- **Your objective**
Write each entry out again exactly, with nothing omitted.

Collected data
————
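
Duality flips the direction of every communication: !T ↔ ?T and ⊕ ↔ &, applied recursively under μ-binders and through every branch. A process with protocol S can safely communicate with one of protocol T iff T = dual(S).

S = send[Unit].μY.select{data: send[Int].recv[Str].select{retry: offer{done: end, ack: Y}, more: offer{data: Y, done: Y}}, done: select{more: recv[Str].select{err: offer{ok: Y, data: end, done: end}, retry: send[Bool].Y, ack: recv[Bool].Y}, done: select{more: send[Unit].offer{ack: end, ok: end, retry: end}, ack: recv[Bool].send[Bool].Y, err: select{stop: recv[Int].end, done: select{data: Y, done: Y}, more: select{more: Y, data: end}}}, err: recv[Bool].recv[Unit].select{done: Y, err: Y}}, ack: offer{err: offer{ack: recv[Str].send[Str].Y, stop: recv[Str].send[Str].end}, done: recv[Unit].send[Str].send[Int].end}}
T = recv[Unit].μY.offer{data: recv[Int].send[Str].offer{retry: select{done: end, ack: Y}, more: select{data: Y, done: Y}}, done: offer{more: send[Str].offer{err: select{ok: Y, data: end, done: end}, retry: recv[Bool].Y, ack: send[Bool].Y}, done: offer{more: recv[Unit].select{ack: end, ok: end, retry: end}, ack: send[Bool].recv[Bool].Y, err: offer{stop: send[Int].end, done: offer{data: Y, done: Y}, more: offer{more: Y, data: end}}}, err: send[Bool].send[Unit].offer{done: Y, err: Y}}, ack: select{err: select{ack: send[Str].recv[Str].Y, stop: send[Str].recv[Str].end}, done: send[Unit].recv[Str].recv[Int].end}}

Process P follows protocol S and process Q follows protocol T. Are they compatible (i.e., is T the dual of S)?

YES

send[Unit] ‖ recv[Unit]  ✓
  μY ‖ μY  ✓ (binder kept)
    select{data,done,ack} ‖ offer{data,done,ack}  ✓ labels match
      [data]
        send[Int] ‖ recv[Int]  ✓
          recv[Str] ‖ send[Str]  ✓
            select{retry,more} ‖ offer{retry,more}  ✓ labels match
              [retry]
                offer{done,ack} ‖ select{done,ack}  ✓ labels match
                  [done]
                    end ‖ end  ✓
                  [ack]
                    Y ‖ Y  ✓
              [more]
                offer{data,done} ‖ select{data,done}  ✓ labels match
                  [data]
                    Y ‖ Y  ✓
                  [done]
                    Y ‖ Y  ✓
      [done]
        select{more,done,err} ‖ offer{more,done,err}  ✓ labels match
          [more]
            recv[Str] ‖ send[Str]  ✓
              select{err,retry,ack} ‖ offer{err,retry,ack}  ✓ labels match
                [err]
                  offer{ok,data,done} ‖ select{ok,data,done}  ✓ labels match
                    [ok]
                      Y ‖ Y  ✓
                    [data]
                      end ‖ end  ✓
                    [done]
                      end ‖ end  ✓
                [retry]
                  send[Bool] ‖ recv[Bool]  ✓
                    Y ‖ Y  ✓
                [ack]
                  recv[Bool] ‖ send[Bool]  ✓
                    Y ‖ Y  ✓
          [done]
            select{more,ack,err} ‖ offer{more,ack,err}  ✓ labels match
              [more]
                send[Unit] ‖ recv[Unit]  ✓
                  offer{ack,ok,retry} ‖ select{ack,ok,retry}  ✓ labels match
                    [ack]
                      end ‖ end  ✓
                    [ok]
                      end ‖ end  ✓
                    [retry]
                      end ‖ end  ✓
              [ack]
                recv[Bool] ‖ send[Bool]  ✓
                  send[Bool] ‖ recv[Bool]  ✓
                    Y ‖ Y  ✓
              [err]
                select{stop,done,more} ‖ offer{stop,done,more}  ✓ labels match
                  [stop]
                    recv[Int] ‖ send[Int]  ✓
                      end ‖ end  ✓
                  [done]
                    select{data,done} ‖ offer{data,done}  ✓ labels match
                      [data]
                        Y ‖ Y  ✓
                      [done]
                        Y ‖ Y  ✓
                  [more]
                    select{more,data} ‖ offer{more,data}  ✓ labels match
                      [more]
                        Y ‖ Y  ✓
                      [data]
                        end ‖ end  ✓
          [err]
            recv[Bool] ‖ send[Bool]  ✓
              recv[Unit] ‖ send[Unit]  ✓
                select{done,err} ‖ offer{done,err}  ✓ labels match
                  [done]
                    Y ‖ Y  ✓
                  [err]
                    Y ‖ Y  ✓
      [ack]
        offer{err,done} ‖ select{err,done}  ✓ labels match
          [err]
            offer{ack,stop} ‖ select{ack,stop}  ✓ labels match
              [ack]
                recv[Str] ‖ send[Str]  ✓
                  send[Str] ‖ recv[Str]  ✓
                    Y ‖ Y  ✓
              [stop]
                recv[Str] ‖ send[Str]  ✓
                  send[Str] ‖ recv[Str]  ✓
                    end ‖ end  ✓
          [done]
            recv[Unit] ‖ send[Unit]  ✓
              send[Str] ‖ recv[Str]  ✓
                send[Int] ‖ recv[Int]  ✓
                  end ‖ end  ✓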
————
- **Written response**
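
Duality flips the direction of every communication: !T ↔ ?T and ⊕ ↔ &, applied recursively under μ-binders and through every branch. A process with protocol S can safely communicate with one of protocol T iff T = dual(S).

S = send[Unit].μY.select{data: send[Int].recv[Str].select{retry: offer{done: end, ack: Y}, more: offer{data: Y, done: Y}}, done: select{more: recv[Str].select{err: offer{ok: Y, data: end, done: end}, retry: send[Bool].Y, ack: recv[Bool].Y}, done: select{more: send[Unit].offer{ack: end, ok: end, retry: end}, ack: recv[Bool].send[Bool].Y, err: select{stop: recv[Int].end, done: select{data: Y, done: Y}, more: select{more: Y, data: end}}}, err: recv[Bool].recv[Unit].select{done: Y, err: Y}}, ack: offer{err: offer{ack: recv[Str].send[Str].Y, stop: recv[Str].send[Str].end}, done: recv[Unit].send[Str].send[Int].end}}
T = recv[Unit].μY.offer{data: recv[Int].send[Str].offer{retry: select{done: end, ack: Y}, more: select{data: Y, done: Y}}, done: offer{more: send[Str].offer{err: select{ok: Y, data: end, done: end}, retry: recv[Bool].Y, ack: send[Bool].Y}, done: offer{more: recv[Unit].select{ack: end, ok: end, retry: end}, ack: send[Bool].recv[Bool].Y, err: offer{stop: send[Int].end, done: offer{data: Y, done: Y}, more: offer{more: Y, data: end}}}, err: send[Bool].send[Unit].offer{done: Y, err: Y}}, ack: select{err: select{ack: send[Str].recv[Str].Y, stop: send[Str].recv[Str].end}, done: send[Unit].recv[Str].recv[Int].end}}

Process P follows protocol S and process Q follows protocol T. Are they compatible (i.e., is T the dual of S)?

YES

send[Unit] ‖ recv[Unit]  ✓
  μY ‖ μY  ✓ (binder kept)
    select{data,done,ack} ‖ offer{data,done,ack}  ✓ labels match
      [data]
        send[Int] ‖ recv[Int]  ✓
          recv[Str] ‖ send[Str]  ✓
            select{retry,more} ‖ offer{retry,more}  ✓ labels match
              [retry]
                offer{done,ack} ‖ select{done,ack}  ✓ labels match
                  [done]
                    end ‖ end  ✓
                  [ack]
                    Y ‖ Y  ✓
              [more]
                offer{data,done} ‖ select{data,done}  ✓ labels match
                  [data]
                    Y ‖ Y  ✓
                  [done]
                    Y ‖ Y  ✓
      [done]
        select{more,done,err} ‖ offer{more,done,err}  ✓ labels match
          [more]
            recv[Str] ‖ send[Str]  ✓
              select{err,retry,ack} ‖ offer{err,retry,ack}  ✓ labels match
                [err]
                  offer{ok,data,done} ‖ select{ok,data,done}  ✓ labels match
                    [ok]
                      Y ‖ Y  ✓
                    [data]
                      end ‖ end  ✓
                    [done]
                      end ‖ end  ✓
                [retry]
                  send[Bool] ‖ recv[Bool]  ✓
                    Y ‖ Y  ✓
                [ack]
                  recv[Bool] ‖ send[Bool]  ✓
                    Y ‖ Y  ✓
          [done]
            select{more,ack,err} ‖ offer{more,ack,err}  ✓ labels match
              [more]
                send[Unit] ‖ recv[Unit]  ✓
                  offer{ack,ok,retry} ‖ select{ack,ok,retry}  ✓ labels match
                    [ack]
                      end ‖ end  ✓
                    [ok]
                      end ‖ end  ✓
                    [retry]
                      end ‖ end  ✓
              [ack]
                recv[Bool] ‖ send[Bool]  ✓
                  send[Bool] ‖ recv[Bool]  ✓
                    Y ‖ Y  ✓
              [err]
                select{stop,done,more} ‖ offer{stop,done,more}  ✓ labels match
                  [stop]
                    recv[Int] ‖ send[Int]  ✓
                      end ‖ end  ✓
                  [done]
                    select{data,done} ‖ offer{data,done}  ✓ labels match
                      [data]
                        Y ‖ Y  ✓
                      [done]
                        Y ‖ Y  ✓
                  [more]
                    select{more,data} ‖ offer{more,data}  ✓ labels match
                      [more]
                        Y ‖ Y  ✓
                      [data]
                        end ‖ end  ✓
          [err]
            recv[Bool] ‖ send[Bool]  ✓
              recv[Unit] ‖ send[Unit]  ✓
                select{done,err} ‖ offer{done,err}  ✓ labels match
                  [done]
                    Y ‖ Y  ✓
                  [err]
                    Y ‖ Y  ✓
      [ack]
        offer{err,done} ‖ select{err,done}  ✓ labels match
          [err]
            offer{ack,stop} ‖ select{ack,stop}  ✓ labels match
              [ack]
                recv[Str] ‖ send[Str]  ✓
                  send[Str] ‖ recv[Str]  ✓
                    Y ‖ Y  ✓
              [stop]
                recv[Str] ‖ send[Str]  ✓
                  send[Str] ‖ recv[Str]  ✓
                    end ‖ end  ✓
          [done]
            recv[Unit] ‖ send[Unit]  ✓
              send[Str] ‖ recv[Str]  ✓
                send[Int] ‖ recv[Int]  ✓
                  end ‖ end  ✓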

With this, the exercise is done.